+++ SUPPLIED MATERIAL

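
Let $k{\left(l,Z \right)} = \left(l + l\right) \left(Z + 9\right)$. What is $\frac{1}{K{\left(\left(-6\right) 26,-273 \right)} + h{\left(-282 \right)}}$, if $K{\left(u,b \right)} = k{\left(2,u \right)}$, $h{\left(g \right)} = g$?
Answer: $- \frac{1}{870} \approx -0.0011494$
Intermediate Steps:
$k{\left(l,Z \right)} = 2 l \left(9 + Z\right)$
$K{\left(u,b \right)} = 36 + 4 u$ ($K{\left(u,b \right)} = 2 \cdot 2 \left(9 + u\right) = 36 + 4 u$)
$\frac{1}{K{\left(\left(-6\right) 26,-273 \right)} + h{\left(-282 \right)}} = \frac{1}{\left(36 + 4 \left(\left(-6\right) 26\right)\right) - 282} = \frac{1}{\left(36 + 4 \left(-156\right)\right) - 282} = \frac{1}{\left(36 - 624\right) - 282} = \frac{1}{-588 - 282} = \frac{1}{-870} = - \frac{1}{870}$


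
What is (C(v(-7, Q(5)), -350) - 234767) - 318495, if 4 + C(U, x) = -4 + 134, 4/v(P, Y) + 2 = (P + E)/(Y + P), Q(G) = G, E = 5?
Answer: -553136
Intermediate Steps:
v(P, Y) = 4/(-2 + (5 + P)/(P + Y)) (v(P, Y) = 4/(-2 + (P + 5)/(Y + P)) = 4/(-2 + (5 + P)/(P + Y)))
C(U, x) = 126 (C(U, x) = -4 + (-4 + 134) = -4 + 130 = 126)
(C(v(-7, Q(5)), -350) - 234767) - 318495 = (126 - 234767) - 318495 = -234641 - 318495 = -553136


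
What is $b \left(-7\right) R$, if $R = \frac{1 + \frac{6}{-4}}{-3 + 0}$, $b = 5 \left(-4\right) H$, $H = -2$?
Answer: $- \frac{140}{3} \approx -46.667$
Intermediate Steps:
$b = 40$ ($b = 5 \left(-4\right) \left(-2\right) = \left(-20\right) \left(-2\right) = 40$)
$R = \frac{1}{6}$ ($R = \frac{1 + 6 \left(- \frac{1}{4}\right)}{-3} = \left(1 - \frac{3}{2}\right) \left(- \frac{1}{3}\right) = \left(- \frac{1}{2}\right) \left(- \frac{1}{3}\right) = \frac{1}{6} \approx 0.16667$)
$b \left(-7\right) R = 40 \left(-7\right) \frac{1}{6} = \left(-280\right) \frac{1}{6} = - \frac{140}{3}$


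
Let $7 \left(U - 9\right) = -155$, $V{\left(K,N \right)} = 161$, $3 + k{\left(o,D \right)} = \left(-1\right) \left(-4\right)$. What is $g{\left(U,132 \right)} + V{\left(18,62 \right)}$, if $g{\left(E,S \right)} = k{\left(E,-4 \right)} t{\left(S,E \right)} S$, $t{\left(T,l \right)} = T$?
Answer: $17585$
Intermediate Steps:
$k{\left(o,D \right)} = 1$ ($k{\left(o,D \right)} = -3 - -4 = -3 + 4 = 1$)
$U = - \frac{92}{7}$ ($U = 9 + \frac{1}{7} \left(-155\right) = 9 - \frac{155}{7} = - \frac{92}{7} \approx -13.143$)
$g{\left(E,S \right)} = S^{2}$ ($g{\left(E,S \right)} = 1 S S = S S = S^{2}$)
$g{\left(U,132 \right)} + V{\left(18,62 \right)} = 132^{2} + 161 = 17424 + 161 = 17585$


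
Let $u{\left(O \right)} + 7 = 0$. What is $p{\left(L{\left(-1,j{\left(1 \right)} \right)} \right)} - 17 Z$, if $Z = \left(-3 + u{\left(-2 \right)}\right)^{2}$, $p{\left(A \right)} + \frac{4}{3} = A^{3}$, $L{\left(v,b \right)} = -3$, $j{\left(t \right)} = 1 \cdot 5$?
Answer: $- \frac{5185}{3} \approx -1728.3$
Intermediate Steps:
$j{\left(t \right)} = 5$
$u{\left(O \right)} = -7$ ($u{\left(O \right)} = -7 + 0 = -7$)
$p{\left(A \right)} = - \frac{4}{3} + A^{3}$
$Z = 100$ ($Z = \left(-3 - 7\right)^{2} = \left(-10\right)^{2} = 100$)
$p{\left(L{\left(-1,j{\left(1 \right)} \right)} \right)} - 17 Z = \left(- \frac{4}{3} + \left(-3\right)^{3}\right) - 1700 = \left(- \frac{4}{3} - 27\right) - 1700 = - \frac{85}{3} - 1700 = - \frac{5185}{3}$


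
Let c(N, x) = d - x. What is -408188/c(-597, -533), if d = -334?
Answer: -408188/199 ≈ -2051.2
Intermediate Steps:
c(N, x) = -334 - x
-408188/c(-597, -533) = -408188/(-334 - 1*(-533)) = -408188/(-334 + 533) = -408188/199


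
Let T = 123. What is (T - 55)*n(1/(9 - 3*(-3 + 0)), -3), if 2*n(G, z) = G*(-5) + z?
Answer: -1003/9 ≈ -111.44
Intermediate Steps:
n(G, z) = z/2 - 5*G/2 (n(G, z) = (G*(-5) + z)/2 = (-5*G + z)/2 = (z - 5*G)/2 = z/2 - 5*G/2)
(T - 55)*n(1/(9 - 3*(-3 + 0)), -3) = (123 - 55)*((½)*(-3) - 5/(2*(9 - 3*(-3 + 0)))) = 68*(-3/2 - 5/(2*(9 - 3*(-3)))) = 68*(-3/2 - 5/(2*(9 + 9))) = 68*(-3/2 - 5/2/18) = 68*(-3/2 - 5/2*1/18) = 68*(-3/2 - 5/36) = 68*(-59/36) = -1003/9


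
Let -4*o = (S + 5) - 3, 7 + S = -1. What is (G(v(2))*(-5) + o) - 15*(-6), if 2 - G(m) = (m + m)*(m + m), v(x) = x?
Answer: 323/2 ≈ 161.50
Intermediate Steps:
S = -8 (S = -7 - 1 = -8)
G(m) = 2 - 4*m² (G(m) = 2 - (m + m)*(m + m) = 2 - 2*m*2*m = 2 - 4*m²)
o = 3/2 (o = -((-8 + 5) - 3)/4 = -(-3 - 3)/4 = -¼*(-6) = 3/2 ≈ 1.5000)
(G(v(2))*(-5) + o) - 15*(-6) = ((2 - 4*2²)*(-5) + 3/2) - 15*(-6) = ((2 - 4*4)*(-5) + 3/2) + 90 = ((2 - 16)*(-5) + 3/2) + 90 = (-14*(-5) + 3/2) + 90 = (70 + 3/2) + 90 = 143/2 + 90 = 323/2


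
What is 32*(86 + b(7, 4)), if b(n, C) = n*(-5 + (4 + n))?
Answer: 4096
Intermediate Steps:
b(n, C) = n*(-1 + n)
32*(86 + b(7, 4)) = 32*(86 + 7*(-1 + 7)) = 32*(86 + 7*6) = 32*(86 + 42) = 32*128 = 4096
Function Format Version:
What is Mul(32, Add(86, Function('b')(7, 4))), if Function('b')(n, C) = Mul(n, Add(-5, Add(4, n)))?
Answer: 4096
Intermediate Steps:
Function('b')(n, C) = Mul(n, Add(-1, n))
Mul(32, Add(86, Function('b')(7, 4))) = Mul(32, Add(86, Mul(7, Add(-1, 7)))) = Mul(32, Add(86, Mul(7, 6))) = Mul(32, Add(86, 42)) = Mul(32, 128) = 4096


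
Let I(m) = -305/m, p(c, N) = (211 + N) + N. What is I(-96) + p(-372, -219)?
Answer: -21487/96 ≈ -223.82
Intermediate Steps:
p(c, N) = 211 + 2*N
I(-96) + p(-372, -219) = -305/(-96) + (211 + 2*(-219)) = -305*(-1/96) + (211 - 438) = 305/96 - 227 = -21487/96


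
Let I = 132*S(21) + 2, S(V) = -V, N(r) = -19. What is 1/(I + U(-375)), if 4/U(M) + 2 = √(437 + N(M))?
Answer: -26063/72194006 - √418/794134066 ≈ -0.00036104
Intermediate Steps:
U(M) = 4/(-2 + √418) (U(M) = 4/(-2 + √(437 - 19)) = 4/(-2 + √418))
I = -2770 (I = 132*(-1*21) + 2 = 132*(-21) + 2 = -2772 + 2 = -2770)
1/(I + U(-375)) = 1/(-2770 + (4/207 + 2*√418/207)) = 1/(-573386/207 + 2*√418/207)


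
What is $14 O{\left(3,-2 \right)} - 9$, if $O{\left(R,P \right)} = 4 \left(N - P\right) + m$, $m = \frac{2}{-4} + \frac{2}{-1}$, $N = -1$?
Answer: $12$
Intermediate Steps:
$m = - \frac{5}{2}$ ($m = 2 \left(- \frac{1}{4}\right) + 2 \left(-1\right) = - \frac{1}{2} - 2 = - \frac{5}{2} \approx -2.5$)
$O{\left(R,P \right)} = - \frac{13}{2} - 4 P$ ($O{\left(R,P \right)} = 4 \left(-1 - P\right) - \frac{5}{2} = \left(-4 - 4 P\right) - \frac{5}{2} = - \frac{13}{2} - 4 P$)
$14 O{\left(3,-2 \right)} - 9 = 14 \left(- \frac{13}{2} - -8\right) - 9 = 14 \left(- \frac{13}{2} + 8\right) - 9 = 14 \cdot \frac{3}{2} - 9 = 21 - 9 = 12$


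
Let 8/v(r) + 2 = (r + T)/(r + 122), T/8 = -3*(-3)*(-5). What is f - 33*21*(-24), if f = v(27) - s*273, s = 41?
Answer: 3430817/631 ≈ 5437.1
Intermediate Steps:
T = -360 (T = 8*(-3*(-3)*(-5)) = 8*(9*(-5)) = 8*(-45) = -360)
v(r) = 8/(-2 + (-360 + r)/(122 + r)) (v(r) = 8/(-2 + (r - 360)/(r + 122)) = 8/(-2 + (-360 + r)/(122 + r)))
f = -7063975/631 (f = 8*(-122 - 1*27)/(604 + 27) - 41*273 = 8*(-122 - 27)/631 - 1*11193 = 8*(1/631)*(-149) - 11193 = -1192/631 - 11193 = -7063975/631 ≈ -11195.)
f - 33*21*(-24) = -7063975/631 - 33*21*(-24) = -7063975/631 - 693*(-24) = -7063975/631 - 1*(-16632) = -7063975/631 + 16632 = 3430817/631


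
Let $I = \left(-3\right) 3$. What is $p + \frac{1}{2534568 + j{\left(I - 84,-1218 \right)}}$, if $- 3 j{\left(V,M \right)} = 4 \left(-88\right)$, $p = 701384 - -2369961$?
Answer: $\frac{23354679375323}{7604056} \approx 3.0713 \cdot 10^{6}$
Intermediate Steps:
$I = -9$
$p = 3071345$ ($p = 701384 + 2369961 = 3071345$)
$j{\left(V,M \right)} = \frac{352}{3}$ ($j{\left(V,M \right)} = - \frac{4 \left(-88\right)}{3} = \left(- \frac{1}{3}\right) \left(-352\right) = \frac{352}{3}$)
$p + \frac{1}{2534568 + j{\left(I - 84,-1218 \right)}} = 3071345 + \frac{1}{2534568 + \frac{352}{3}} = 3071345 + \frac{1}{\frac{7604056}{3}} = 3071345 + \frac{3}{7604056} = \frac{23354679375323}{7604056}$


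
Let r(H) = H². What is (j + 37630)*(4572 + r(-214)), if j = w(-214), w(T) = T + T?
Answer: 1873790336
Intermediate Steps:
w(T) = 2*T
j = -428 (j = 2*(-214) = -428)
(j + 37630)*(4572 + r(-214)) = (-428 + 37630)*(4572 + (-214)²) = 37202*(4572 + 45796) = 37202*50368 = 1873790336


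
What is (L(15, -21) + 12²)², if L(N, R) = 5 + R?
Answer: 16384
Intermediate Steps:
(L(15, -21) + 12²)² = ((5 - 21) + 12²)² = (-16 + 144)² = 128² = 16384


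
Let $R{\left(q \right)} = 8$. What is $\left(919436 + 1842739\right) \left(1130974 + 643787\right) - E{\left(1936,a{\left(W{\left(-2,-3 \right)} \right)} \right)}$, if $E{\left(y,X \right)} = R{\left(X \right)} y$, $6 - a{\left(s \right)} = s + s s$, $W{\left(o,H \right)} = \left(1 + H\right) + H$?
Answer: $4902200449687$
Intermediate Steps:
$W{\left(o,H \right)} = 1 + 2 H$
$a{\left(s \right)} = 6 - s - s^{2}$ ($a{\left(s \right)} = 6 - \left(s + s s\right) = 6 - \left(s + s^{2}\right) = 6 - s - s^{2}$)
$E{\left(y,X \right)} = 8 y$
$\left(919436 + 1842739\right) \left(1130974 + 643787\right) - E{\left(1936,a{\left(W{\left(-2,-3 \right)} \right)} \right)} = \left(919436 + 1842739\right) \left(1130974 + 643787\right) - 8 \cdot 1936 = 2762175 \cdot 1774761 - 15488 = 4902200465175 - 15488 = 4902200449687$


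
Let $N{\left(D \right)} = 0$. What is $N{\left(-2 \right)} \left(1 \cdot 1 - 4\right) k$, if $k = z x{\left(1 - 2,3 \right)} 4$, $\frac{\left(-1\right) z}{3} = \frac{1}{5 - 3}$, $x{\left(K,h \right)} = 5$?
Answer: $0$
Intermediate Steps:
$z = - \frac{3}{2}$ ($z = - \frac{3}{5 - 3} = - \frac{3}{2} \approx -1.5$)
$k = -30$ ($k = \left(- \frac{3}{2}\right) 5 \cdot 4 = \left(- \frac{15}{2}\right) 4 = -30$)
$N{\left(-2 \right)} \left(1 \cdot 1 - 4\right) k = 0 \left(1 \cdot 1 - 4\right) \left(-30\right) = 0 \left(1 - 4\right) \left(-30\right) = 0 \left(-3\right) \left(-30\right) = 0 \left(-30\right) = 0$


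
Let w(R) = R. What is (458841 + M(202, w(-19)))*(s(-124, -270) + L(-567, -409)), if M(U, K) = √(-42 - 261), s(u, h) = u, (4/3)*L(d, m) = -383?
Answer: -754793445/4 - 1645*I*√303/4 ≈ -1.887e+8 - 7158.6*I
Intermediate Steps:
L(d, m) = -1149/4 (L(d, m) = (¾)*(-383) = -1149/4)
M(U, K) = I*√303 (M(U, K) = √(-303) = I*√303)
(458841 + M(202, w(-19)))*(s(-124, -270) + L(-567, -409)) = (458841 + I*√303)*(-124 - 1149/4) = (458841 + I*√303)*(-1645/4) = -754793445/4 - 1645*I*√303/4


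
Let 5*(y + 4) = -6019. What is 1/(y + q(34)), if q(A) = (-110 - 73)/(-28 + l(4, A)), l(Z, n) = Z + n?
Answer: -10/12261 ≈ -0.00081559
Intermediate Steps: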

++++++

● EXERCISE AIM: Of the entries above, repeat exactly the lines from the line with "Let $7 \left(U" through the line with "Answer: $17585$", both of them included.

● OUTPUT OF THE EXERCISE:
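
Let $7 \left(U - 9\right) = -155$, $V{\left(K,N \right)} = 161$, $3 + k{\left(o,D \right)} = \left(-1\right) \left(-4\right)$. What is $g{\left(U,132 \right)} + V{\left(18,62 \right)}$, if $g{\left(E,S \right)} = k{\left(E,-4 \right)} t{\left(S,E \right)} S$, $t{\left(T,l \right)} = T$?
Answer: $17585$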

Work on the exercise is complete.